[What to produce]: Print all the records exactly as they stand.

[Record excerpts]:

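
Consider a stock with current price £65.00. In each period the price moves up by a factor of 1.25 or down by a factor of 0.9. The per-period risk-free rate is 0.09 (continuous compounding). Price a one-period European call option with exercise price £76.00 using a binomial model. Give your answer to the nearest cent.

£2.66

Risk-neutral probability p = (e^0.09 − 0.9)/(1.25 − 0.9) = 0.1942/0.3500 = 0.5548
Terminal stock prices: S_u = 81.25, S_d = 58.5
Terminal payoffs (S − K): max(5.25, 0) = 5.25, max(-17.5, 0) = 0
Node 0 (S = 65): V_0 = e^(−0.09)·[0.5548·5.2500 + 0.4452·0.0000] = 2.6619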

[Your response]:
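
Consider a stock with current price £65.00. In each period the price moves up by a factor of 1.25 or down by a factor of 0.9. The per-period risk-free rate is 0.09 (continuous compounding). Price a one-period European call option with exercise price £76.00 using a binomial model. Give your answer to the nearest cent.

£2.66

Risk-neutral probability p = (e^0.09 − 0.9)/(1.25 − 0.9) = 0.1942/0.3500 = 0.5548
Terminal stock prices: S_u = 81.25, S_d = 58.5
Terminal payoffs (S − K): max(5.25, 0) = 5.25, max(-17.5, 0) = 0
Node 0 (S = 65): V_0 = e^(−0.09)·[0.5548·5.2500 + 0.4452·0.0000] = 2.6619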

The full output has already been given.